- **EXERCISE AIM**: Could you count the lines below that include the word "over" and give only the number?

- **DATA SHOWN**:

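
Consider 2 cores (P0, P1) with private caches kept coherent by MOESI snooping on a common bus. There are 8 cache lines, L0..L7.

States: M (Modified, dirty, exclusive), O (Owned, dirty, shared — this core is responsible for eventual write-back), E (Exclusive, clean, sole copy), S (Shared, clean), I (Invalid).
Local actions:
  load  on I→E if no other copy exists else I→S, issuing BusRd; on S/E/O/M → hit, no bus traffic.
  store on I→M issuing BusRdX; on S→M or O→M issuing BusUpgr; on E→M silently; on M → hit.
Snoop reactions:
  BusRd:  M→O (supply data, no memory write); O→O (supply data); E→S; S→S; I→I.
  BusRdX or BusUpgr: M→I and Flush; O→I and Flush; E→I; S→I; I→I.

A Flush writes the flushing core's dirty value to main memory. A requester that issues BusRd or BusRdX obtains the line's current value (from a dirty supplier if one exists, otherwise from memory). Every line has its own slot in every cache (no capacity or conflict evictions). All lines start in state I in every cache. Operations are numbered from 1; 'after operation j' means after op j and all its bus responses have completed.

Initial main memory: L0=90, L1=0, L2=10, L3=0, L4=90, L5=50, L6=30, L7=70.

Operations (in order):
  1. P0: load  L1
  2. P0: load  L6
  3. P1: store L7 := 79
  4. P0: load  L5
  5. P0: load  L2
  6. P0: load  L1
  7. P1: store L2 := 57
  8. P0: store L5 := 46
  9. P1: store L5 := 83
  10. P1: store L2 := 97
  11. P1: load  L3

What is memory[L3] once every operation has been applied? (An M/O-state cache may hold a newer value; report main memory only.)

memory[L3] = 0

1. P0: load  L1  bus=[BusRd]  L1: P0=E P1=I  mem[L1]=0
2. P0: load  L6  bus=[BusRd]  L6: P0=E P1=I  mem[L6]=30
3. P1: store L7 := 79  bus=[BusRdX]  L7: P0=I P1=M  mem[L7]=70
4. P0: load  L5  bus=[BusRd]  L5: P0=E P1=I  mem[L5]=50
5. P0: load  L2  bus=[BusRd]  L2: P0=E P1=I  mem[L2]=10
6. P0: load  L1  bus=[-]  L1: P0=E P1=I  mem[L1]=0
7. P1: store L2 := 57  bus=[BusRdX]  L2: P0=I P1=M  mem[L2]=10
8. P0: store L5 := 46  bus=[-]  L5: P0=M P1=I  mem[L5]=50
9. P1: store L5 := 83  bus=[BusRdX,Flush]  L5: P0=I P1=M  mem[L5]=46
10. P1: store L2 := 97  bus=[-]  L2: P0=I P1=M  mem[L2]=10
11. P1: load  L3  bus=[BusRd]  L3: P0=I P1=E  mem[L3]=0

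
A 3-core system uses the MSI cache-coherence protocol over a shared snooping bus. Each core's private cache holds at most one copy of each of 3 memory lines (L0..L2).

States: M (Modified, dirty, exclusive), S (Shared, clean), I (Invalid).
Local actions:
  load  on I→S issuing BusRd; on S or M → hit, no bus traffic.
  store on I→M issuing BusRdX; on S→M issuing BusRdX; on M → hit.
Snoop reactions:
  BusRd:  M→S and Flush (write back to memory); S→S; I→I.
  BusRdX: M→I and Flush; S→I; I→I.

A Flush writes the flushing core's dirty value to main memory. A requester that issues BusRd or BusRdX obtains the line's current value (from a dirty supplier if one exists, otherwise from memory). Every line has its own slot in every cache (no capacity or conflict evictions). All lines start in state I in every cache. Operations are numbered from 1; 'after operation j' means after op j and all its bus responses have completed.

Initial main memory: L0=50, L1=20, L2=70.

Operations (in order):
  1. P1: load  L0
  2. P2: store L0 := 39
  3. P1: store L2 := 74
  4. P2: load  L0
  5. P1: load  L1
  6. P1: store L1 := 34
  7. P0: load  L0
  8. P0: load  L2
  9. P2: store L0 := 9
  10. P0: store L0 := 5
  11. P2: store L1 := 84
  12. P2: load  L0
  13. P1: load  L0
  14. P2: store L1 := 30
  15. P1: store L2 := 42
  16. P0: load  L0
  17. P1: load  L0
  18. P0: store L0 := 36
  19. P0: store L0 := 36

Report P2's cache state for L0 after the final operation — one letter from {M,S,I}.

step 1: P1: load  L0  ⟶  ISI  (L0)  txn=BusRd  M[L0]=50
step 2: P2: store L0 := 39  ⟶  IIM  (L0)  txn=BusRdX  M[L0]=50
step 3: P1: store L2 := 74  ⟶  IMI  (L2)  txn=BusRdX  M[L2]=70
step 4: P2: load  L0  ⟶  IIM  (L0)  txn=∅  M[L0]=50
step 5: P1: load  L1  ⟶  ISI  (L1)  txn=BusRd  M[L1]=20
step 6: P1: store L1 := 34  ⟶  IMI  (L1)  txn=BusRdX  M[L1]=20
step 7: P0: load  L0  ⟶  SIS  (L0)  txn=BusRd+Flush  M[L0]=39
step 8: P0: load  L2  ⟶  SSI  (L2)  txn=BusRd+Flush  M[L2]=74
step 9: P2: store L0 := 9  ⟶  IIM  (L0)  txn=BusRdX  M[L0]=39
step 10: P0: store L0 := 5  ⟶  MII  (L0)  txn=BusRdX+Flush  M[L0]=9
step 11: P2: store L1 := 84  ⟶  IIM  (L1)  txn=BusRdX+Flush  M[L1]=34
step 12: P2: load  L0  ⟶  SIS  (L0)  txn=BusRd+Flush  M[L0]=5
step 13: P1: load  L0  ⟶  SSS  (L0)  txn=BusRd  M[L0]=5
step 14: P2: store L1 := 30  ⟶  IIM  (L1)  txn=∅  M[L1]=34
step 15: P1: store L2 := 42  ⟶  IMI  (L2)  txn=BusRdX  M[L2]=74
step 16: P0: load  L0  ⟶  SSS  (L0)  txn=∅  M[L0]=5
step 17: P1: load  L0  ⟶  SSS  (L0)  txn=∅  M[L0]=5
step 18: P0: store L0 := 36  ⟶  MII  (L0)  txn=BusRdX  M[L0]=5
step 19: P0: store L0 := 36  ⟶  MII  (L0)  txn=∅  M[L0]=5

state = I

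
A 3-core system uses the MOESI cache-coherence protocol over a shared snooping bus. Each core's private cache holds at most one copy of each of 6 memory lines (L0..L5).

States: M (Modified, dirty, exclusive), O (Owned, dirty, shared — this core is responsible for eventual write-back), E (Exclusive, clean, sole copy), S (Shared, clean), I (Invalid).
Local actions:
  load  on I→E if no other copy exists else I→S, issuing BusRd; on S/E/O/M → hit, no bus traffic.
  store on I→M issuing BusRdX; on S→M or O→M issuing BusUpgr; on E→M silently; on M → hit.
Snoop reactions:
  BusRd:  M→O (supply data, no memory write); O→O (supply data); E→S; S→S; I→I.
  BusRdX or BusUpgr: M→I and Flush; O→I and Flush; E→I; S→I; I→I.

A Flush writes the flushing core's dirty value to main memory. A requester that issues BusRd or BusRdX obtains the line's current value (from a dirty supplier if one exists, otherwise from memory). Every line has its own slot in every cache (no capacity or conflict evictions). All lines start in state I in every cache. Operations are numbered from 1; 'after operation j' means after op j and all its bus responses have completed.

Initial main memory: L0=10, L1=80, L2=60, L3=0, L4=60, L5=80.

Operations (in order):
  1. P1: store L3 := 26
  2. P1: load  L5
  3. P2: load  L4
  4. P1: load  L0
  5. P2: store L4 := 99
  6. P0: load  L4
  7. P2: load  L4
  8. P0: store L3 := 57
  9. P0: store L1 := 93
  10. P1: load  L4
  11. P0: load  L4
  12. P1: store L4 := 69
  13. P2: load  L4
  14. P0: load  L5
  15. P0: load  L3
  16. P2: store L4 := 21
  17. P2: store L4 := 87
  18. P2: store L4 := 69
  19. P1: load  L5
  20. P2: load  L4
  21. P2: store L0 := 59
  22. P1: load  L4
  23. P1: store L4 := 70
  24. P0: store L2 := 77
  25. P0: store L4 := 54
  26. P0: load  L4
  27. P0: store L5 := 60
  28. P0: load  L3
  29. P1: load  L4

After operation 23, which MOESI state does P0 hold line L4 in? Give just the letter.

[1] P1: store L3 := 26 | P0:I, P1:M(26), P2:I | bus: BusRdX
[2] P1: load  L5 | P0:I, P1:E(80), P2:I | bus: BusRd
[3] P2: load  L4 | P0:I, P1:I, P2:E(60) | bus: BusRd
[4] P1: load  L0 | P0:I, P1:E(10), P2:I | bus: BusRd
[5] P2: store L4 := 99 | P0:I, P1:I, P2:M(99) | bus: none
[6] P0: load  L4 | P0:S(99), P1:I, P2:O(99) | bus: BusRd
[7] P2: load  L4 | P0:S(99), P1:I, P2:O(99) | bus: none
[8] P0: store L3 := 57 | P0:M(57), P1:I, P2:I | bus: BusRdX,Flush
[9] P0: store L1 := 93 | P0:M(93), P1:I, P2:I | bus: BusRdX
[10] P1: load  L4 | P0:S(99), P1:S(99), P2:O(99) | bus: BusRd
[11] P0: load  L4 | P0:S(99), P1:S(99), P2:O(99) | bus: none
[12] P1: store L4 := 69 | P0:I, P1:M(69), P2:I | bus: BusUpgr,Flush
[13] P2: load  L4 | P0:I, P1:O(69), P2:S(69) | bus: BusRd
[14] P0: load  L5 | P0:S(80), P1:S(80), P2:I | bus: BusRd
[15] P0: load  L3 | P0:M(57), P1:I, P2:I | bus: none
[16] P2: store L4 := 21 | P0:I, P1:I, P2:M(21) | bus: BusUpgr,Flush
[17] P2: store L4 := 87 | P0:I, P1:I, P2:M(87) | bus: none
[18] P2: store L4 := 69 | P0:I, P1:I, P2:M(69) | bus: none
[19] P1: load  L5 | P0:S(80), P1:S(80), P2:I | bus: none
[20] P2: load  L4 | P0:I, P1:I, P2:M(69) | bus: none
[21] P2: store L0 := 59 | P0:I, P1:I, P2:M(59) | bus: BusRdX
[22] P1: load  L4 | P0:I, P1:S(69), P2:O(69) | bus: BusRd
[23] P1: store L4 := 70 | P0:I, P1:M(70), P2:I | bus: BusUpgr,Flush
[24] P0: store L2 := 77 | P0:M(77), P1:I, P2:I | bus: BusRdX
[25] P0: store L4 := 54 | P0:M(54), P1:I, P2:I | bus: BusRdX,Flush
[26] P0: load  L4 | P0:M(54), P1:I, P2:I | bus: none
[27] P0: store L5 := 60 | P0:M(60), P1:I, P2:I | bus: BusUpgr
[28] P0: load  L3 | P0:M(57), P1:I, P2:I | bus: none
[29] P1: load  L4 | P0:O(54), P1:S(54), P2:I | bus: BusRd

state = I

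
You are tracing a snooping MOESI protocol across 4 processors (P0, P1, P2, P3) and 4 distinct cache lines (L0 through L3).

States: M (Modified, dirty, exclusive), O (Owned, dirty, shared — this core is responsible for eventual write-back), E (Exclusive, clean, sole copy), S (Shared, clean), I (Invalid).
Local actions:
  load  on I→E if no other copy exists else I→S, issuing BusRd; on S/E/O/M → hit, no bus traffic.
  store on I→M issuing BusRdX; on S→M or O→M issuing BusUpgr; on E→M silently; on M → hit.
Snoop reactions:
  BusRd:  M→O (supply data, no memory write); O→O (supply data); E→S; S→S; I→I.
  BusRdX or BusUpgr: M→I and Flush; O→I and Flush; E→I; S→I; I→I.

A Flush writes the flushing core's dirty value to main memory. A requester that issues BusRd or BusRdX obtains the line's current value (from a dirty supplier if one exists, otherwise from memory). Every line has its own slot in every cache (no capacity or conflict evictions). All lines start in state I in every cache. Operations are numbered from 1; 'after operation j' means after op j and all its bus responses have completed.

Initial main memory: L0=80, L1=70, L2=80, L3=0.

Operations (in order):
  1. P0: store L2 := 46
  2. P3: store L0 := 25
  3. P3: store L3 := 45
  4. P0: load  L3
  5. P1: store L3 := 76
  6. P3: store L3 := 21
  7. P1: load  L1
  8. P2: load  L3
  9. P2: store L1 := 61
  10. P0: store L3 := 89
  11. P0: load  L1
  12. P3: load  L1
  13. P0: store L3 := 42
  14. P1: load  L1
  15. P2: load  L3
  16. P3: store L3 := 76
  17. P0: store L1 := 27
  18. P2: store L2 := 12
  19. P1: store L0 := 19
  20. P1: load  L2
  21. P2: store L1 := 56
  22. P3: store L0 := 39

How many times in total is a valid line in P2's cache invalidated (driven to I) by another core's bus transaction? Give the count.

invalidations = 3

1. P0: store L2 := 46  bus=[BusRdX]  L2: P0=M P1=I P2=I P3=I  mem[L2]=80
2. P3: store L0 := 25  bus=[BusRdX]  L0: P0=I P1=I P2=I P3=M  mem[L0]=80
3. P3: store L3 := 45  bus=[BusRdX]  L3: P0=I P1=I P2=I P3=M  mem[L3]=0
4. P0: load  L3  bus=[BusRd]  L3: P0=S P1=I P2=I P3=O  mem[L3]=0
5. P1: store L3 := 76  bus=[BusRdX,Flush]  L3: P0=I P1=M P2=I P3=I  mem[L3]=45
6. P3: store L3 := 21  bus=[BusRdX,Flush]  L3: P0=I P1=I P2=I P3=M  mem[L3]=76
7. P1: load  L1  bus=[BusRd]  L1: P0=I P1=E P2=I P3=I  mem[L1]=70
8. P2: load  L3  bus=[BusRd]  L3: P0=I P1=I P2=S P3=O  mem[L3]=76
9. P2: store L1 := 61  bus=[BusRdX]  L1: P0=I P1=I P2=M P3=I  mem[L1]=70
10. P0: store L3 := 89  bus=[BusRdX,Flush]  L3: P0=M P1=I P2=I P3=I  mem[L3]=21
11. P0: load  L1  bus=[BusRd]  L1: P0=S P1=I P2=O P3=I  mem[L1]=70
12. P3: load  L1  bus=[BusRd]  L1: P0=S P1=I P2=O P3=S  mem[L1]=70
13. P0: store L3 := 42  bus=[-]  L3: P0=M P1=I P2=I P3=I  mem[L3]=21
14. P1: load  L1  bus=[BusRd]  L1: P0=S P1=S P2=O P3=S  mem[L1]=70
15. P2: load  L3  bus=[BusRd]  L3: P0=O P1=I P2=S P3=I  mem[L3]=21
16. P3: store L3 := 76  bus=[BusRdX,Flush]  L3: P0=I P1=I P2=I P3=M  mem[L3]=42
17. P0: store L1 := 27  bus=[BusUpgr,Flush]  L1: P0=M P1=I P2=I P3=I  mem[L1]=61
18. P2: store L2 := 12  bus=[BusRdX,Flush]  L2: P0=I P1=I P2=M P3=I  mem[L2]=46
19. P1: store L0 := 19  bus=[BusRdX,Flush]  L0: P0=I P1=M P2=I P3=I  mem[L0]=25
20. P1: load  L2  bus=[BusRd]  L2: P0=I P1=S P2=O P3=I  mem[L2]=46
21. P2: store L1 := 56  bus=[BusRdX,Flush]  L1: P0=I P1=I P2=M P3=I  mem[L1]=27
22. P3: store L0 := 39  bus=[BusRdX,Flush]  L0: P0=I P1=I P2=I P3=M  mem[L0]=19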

- **RESPONSE AREA**: 2